TASK GOAL: Please restate, word for word, the lines below that begin at the one with "In 13-bit two's-complement arithmetic, evaluate" and end at the one with "2. bitwise-complement R". Leave out all other lines.

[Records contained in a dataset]
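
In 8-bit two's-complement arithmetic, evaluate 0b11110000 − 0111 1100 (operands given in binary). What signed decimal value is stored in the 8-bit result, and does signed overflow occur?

116; overflow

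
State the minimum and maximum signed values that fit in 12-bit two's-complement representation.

Minimum: −2^11 = -2048.
Maximum: 2^11 − 1 = 2047.

min = -2048, max = 2047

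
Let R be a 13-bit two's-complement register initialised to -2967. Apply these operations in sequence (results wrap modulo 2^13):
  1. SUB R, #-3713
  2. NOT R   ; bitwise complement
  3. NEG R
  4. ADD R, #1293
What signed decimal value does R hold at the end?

2040

Start: R = -2967 = 1010001101001.
R = -2967 − (-3713) = 746 = 0001011101010
R = NOT 0001011101010 = 1110100010101 = -747
R = −(-747) = 747 = 0001011101011
R = 747 + 1293 = 2040 = 0011111111000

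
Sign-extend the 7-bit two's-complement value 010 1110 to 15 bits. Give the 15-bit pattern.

MSB of 0101110 is 0; replicate it into the new high bits.
00000000|0101110 → 000000000101110 (still 46).

000000000101110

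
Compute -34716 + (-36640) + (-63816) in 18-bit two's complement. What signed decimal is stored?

126972

-34716 + (-36640) = -71356 (101110100101000100)
-71356 + (-63816) = -135172 → wraps to 126972 (011110111111111100)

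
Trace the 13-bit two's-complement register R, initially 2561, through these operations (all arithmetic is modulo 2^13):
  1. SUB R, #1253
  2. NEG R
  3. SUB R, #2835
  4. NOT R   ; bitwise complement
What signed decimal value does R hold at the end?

Start: R = 2561 = 0101000000001.
R = 2561 − 1253 = 1308 = 0010100011100
R = −(1308) = -1308 = 1101011100100
R = -1308 − 2835 = -4143; wraps to 4049 = 0111111010001
R = NOT 0111111010001 = 1000000101110 = -4050

-4050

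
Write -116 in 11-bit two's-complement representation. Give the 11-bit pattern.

|-116| = 116 = 00001110100 in 11 bits.
Invert the bits: 11110001011. Add 1: 11110001100.
Check: 11110001100 reads as 1932 − 2048 = -116.

11110001100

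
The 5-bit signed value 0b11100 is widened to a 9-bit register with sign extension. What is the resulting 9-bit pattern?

111111100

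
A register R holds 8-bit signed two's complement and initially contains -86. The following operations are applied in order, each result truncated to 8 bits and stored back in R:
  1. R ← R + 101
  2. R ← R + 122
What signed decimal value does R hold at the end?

-119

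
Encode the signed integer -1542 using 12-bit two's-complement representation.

100111111010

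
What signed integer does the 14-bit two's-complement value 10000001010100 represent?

MSB is 1, so the value is negative.
Unsigned reading: 8276. Subtract 2^14 = 16384: 8276 − 16384 = -8108.

-8108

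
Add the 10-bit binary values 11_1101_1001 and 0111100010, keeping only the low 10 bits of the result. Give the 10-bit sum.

0110111011

  1111011001
+ 0111100010
= 0110111011  (discard carry-out 1)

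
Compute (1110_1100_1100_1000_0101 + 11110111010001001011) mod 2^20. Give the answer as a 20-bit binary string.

  11101100110010000101
+ 11110111010001001011
= 11100100000011010000  (discard carry-out 1)

11100100000011010000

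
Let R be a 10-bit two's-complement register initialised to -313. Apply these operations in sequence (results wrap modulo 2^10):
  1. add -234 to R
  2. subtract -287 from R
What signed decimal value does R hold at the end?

-260

Start: R = -313 = 1011000111.
R = -313 + (-234) = -547; wraps to 477 = 0111011101
R = 477 − (-287) = 764; wraps to -260 = 1011111100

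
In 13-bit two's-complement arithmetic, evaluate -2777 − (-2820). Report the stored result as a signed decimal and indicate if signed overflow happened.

43; no overflow

-2777 → 1010100100111
-2820 → 1010011111100
Subtract via negate-and-add: invert 1010011111100 + 1 = 0101100000100 (i.e. 2820).
  1010100100111
+ 0101100000100
= 0000000101011  (discard carry-out 1)
Result 0000000101011: MSB = 0 → value 43.
Addends (after negating the subtrahend) have opposite signs, so signed overflow cannot occur.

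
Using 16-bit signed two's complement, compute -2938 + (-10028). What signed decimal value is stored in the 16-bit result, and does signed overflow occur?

-12966; no overflow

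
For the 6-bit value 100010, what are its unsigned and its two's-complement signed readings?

unsigned = 34, signed = -30

Unsigned: 100010 = 34.
Signed: MSB=1 → 34 − 64 = -30.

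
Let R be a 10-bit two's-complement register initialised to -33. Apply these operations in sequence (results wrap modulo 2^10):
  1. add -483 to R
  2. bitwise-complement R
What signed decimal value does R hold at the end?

-509

Start: R = -33 = 1111011111.
R = -33 + (-483) = -516; wraps to 508 = 0111111100
R = NOT 0111111100 = 1000000011 = -509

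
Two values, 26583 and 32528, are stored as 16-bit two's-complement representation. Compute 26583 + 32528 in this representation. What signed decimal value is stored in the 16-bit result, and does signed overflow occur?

-6425; overflow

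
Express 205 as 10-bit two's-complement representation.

0011001101

205 is non-negative, so write it directly in 10 bits: 0011001101.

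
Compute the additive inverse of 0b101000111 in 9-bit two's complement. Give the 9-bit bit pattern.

010111001

Invert: 010111000. Add 1: 010111001.
Check: 101000111 = -185, 010111001 = 185.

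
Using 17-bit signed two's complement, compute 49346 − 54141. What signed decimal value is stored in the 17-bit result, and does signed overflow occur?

49346 → 01100000011000010
54141 → 01101001101111101
Subtract via negate-and-add: invert 01101001101111101 + 1 = 10010110010000011 (i.e. -54141).
  01100000011000010
+ 10010110010000011
= 11110110101000101
Result 11110110101000101: MSB = 1 → 126277 − 131072 = -4795.
Addends (after negating the subtrahend) have opposite signs, so signed overflow cannot occur.

-4795; no overflow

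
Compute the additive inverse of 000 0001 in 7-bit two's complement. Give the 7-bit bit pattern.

1111111

Invert: 1111110. Add 1: 1111111.
Check: 0000001 = 1, 1111111 = -1.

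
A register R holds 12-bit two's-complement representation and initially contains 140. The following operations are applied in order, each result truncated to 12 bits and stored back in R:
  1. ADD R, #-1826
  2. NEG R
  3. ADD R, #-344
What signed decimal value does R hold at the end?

1342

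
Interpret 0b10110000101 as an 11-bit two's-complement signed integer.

MSB is 1, so the value is negative.
Invert: 01001111010. Add 1: 01001111011 = 635. So the value is −635.

-635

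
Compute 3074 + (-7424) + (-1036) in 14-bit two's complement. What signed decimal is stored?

-5386

3074 + (-7424) = -4350 (10111100000010)
-4350 + (-1036) = -5386 (10101011110110)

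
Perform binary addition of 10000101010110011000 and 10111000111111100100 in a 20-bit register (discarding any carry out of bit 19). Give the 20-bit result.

00111110010101111100

  10000101010110011000
+ 10111000111111100100
= 00111110010101111100  (discard carry-out 1)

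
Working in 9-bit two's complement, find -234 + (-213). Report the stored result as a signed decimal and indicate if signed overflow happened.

65; overflow

-234 → 100010110
-213 → 100101011
  100010110
+ 100101011
= 001000001  (discard carry-out 1)
Result 001000001: MSB = 0 → value 65.
Both addends are negative but the stored result is non-negative: signed overflow. The true value -234 + (-213) = -447 lies outside [-256, 255].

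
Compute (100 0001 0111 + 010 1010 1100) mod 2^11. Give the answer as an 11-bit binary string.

11011000011

  10000010111
+ 01010101100
= 11011000011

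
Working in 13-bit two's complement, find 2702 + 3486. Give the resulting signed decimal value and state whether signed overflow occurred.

-2004; overflow

2702 → 0101010001110
3486 → 0110110011110
  0101010001110
+ 0110110011110
= 1100000101100
Result 1100000101100: MSB = 1 → 6188 − 8192 = -2004.
Both addends are non-negative but the stored result is negative: signed overflow. The true value 2702 + 3486 = 6188 lies outside [-4096, 4095].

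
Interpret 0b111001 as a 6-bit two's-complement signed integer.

-7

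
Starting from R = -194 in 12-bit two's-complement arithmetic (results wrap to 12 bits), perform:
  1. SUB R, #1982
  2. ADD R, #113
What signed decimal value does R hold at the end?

2033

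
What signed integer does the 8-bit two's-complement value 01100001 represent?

97

MSB is 0, so the value is non-negative: 01100001 = 97.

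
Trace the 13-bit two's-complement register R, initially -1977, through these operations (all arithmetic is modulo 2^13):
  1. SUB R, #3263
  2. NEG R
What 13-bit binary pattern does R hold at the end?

1010001111000

Start: R = -1977 = 1100001000111.
R = -1977 − 3263 = -5240; wraps to 2952 = 0101110001000
R = −(2952) = -2952 = 1010001111000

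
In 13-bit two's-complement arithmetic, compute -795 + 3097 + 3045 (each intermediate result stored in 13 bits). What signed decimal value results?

-2845

-795 + 3097 = 2302 (0100011111110)
2302 + 3045 = 5347 → wraps to -2845 (1010011100011)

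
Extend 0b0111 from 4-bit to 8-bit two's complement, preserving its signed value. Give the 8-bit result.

00000111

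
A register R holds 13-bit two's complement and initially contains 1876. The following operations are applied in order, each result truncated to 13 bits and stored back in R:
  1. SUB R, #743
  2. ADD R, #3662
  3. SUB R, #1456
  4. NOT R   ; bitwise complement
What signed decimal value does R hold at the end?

Start: R = 1876 = 0011101010100.
R = 1876 − 743 = 1133 = 0010001101101
R = 1133 + 3662 = 4795; wraps to -3397 = 1001010111011
R = -3397 − 1456 = -4853; wraps to 3339 = 0110100001011
R = NOT 0110100001011 = 1001011110100 = -3340

-3340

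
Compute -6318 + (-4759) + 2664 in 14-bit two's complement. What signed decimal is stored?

7971

-6318 + (-4759) = -11077 → wraps to 5307 (01010010111011)
5307 + 2664 = 7971 (01111100100011)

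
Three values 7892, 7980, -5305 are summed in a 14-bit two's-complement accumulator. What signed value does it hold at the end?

-5817

7892 + 7980 = 15872 → wraps to -512 (11111000000000)
-512 + (-5305) = -5817 (10100101000111)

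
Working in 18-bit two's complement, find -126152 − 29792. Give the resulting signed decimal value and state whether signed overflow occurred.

-126152 → 100001001100111000
29792 → 000111010001100000
Subtract via negate-and-add: invert 000111010001100000 + 1 = 111000101110100000 (i.e. -29792).
  100001001100111000
+ 111000101110100000
= 011001111011011000  (discard carry-out 1)
Result 011001111011011000: MSB = 0 → value 106200.
Both addends (after negating the subtrahend) are negative but the stored result is non-negative: signed overflow. The true value -126152 − 29792 = -155944 lies outside [-131072, 131071].

106200; overflow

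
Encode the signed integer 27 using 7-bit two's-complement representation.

27 is non-negative, so write it directly in 7 bits: 0011011.

0011011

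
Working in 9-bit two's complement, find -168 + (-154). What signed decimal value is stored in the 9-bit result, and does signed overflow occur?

190; overflow

-168 → 101011000
-154 → 101100110
  101011000
+ 101100110
= 010111110  (discard carry-out 1)
Result 010111110: MSB = 0 → value 190.
Both addends are negative but the stored result is non-negative: signed overflow. The true value -168 + (-154) = -322 lies outside [-256, 255].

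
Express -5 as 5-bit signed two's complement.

|-5| = 5 = 00101 in 5 bits.
Invert the bits: 11010. Add 1: 11011.

11011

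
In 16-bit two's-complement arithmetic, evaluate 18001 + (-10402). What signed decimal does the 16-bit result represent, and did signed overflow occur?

7599; no overflow

18001 → 0100011001010001
-10402 → 1101011101011110
  0100011001010001
+ 1101011101011110
= 0001110110101111  (discard carry-out 1)
Result 0001110110101111: MSB = 0 → value 7599.
Addends have opposite signs, so signed overflow cannot occur.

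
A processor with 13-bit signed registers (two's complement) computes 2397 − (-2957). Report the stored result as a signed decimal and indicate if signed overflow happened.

-2838; overflow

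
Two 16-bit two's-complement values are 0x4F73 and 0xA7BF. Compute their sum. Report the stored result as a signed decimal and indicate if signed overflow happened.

0x4F73 = 0100111101110011 = 20339 (signed)
0xA7BF = 1010011110111111 = -22593 (signed)
  0100111101110011
+ 1010011110111111
= 1111011100110010
Result 1111011100110010: MSB = 1 → 63282 − 65536 = -2254.
Addends have opposite signs, so signed overflow cannot occur.

-2254; no overflow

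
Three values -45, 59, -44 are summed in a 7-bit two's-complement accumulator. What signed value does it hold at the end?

-45 + 59 = 14 (0001110)
14 + (-44) = -30 (1100010)

-30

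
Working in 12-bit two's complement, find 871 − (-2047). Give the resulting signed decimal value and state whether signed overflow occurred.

871 → 001101100111
-2047 → 100000000001
Subtract via negate-and-add: invert 100000000001 + 1 = 011111111111 (i.e. 2047).
  001101100111
+ 011111111111
= 101101100110
Result 101101100110: MSB = 1 → 2918 − 4096 = -1178.
Both addends (after negating the subtrahend) are non-negative but the stored result is negative: signed overflow. The true value 871 − (-2047) = 2918 lies outside [-2048, 2047].

-1178; overflow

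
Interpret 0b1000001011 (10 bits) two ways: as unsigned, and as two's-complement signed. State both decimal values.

Unsigned: 1000001011 = 523.
Signed: MSB=1 → 523 − 1024 = -501.

unsigned = 523, signed = -501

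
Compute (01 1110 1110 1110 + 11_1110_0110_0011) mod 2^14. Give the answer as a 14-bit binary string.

01110101010001

  01111011101110
+ 11111001100011
= 01110101010001  (discard carry-out 1)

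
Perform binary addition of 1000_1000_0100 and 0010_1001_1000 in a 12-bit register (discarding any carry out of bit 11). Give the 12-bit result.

101100011100

  100010000100
+ 001010011000
= 101100011100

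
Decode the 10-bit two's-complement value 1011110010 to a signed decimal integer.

-270

MSB is 1, so the value is negative.
Invert: 0100001101. Add 1: 0100001110 = 270. So the value is −270.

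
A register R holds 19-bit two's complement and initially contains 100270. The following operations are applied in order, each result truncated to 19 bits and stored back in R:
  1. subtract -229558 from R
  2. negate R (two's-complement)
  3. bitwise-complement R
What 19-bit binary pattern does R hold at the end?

Start: R = 100270 = 0011000011110101110.
R = 100270 − (-229558) = 329828; wraps to -194460 = 1010000100001100100
R = −(-194460) = 194460 = 0101111011110011100
R = NOT 0101111011110011100 = 1010000100001100011 = -194461

1010000100001100011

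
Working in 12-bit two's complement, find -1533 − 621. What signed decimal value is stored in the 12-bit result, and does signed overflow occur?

-1533 → 101000000011
621 → 001001101101
Subtract via negate-and-add: invert 001001101101 + 1 = 110110010011 (i.e. -621).
  101000000011
+ 110110010011
= 011110010110  (discard carry-out 1)
Result 011110010110: MSB = 0 → value 1942.
Both addends (after negating the subtrahend) are negative but the stored result is non-negative: signed overflow. The true value -1533 − 621 = -2154 lies outside [-2048, 2047].

1942; overflow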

TASK RESPONSE:
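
In 13-bit two's-complement arithmetic, evaluate -2777 − (-2820). Report the stored result as a signed decimal and indicate if signed overflow happened.

43; no overflow

-2777 → 1010100100111
-2820 → 1010011111100
Subtract via negate-and-add: invert 1010011111100 + 1 = 0101100000100 (i.e. 2820).
  1010100100111
+ 0101100000100
= 0000000101011  (discard carry-out 1)
Result 0000000101011: MSB = 0 → value 43.
Addends (after negating the subtrahend) have opposite signs, so signed overflow cannot occur.

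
Using 16-bit signed two's complement, compute -2938 + (-10028). What signed decimal value is stored in the 16-bit result, and does signed overflow occur?

-12966; no overflow

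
For the 6-bit value 100010, what are its unsigned and its two's-complement signed readings?

unsigned = 34, signed = -30

Unsigned: 100010 = 34.
Signed: MSB=1 → 34 − 64 = -30.

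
Let R be a 10-bit two's-complement register initialised to -33. Apply these operations in sequence (results wrap modulo 2^10):
  1. add -483 to R
  2. bitwise-complement R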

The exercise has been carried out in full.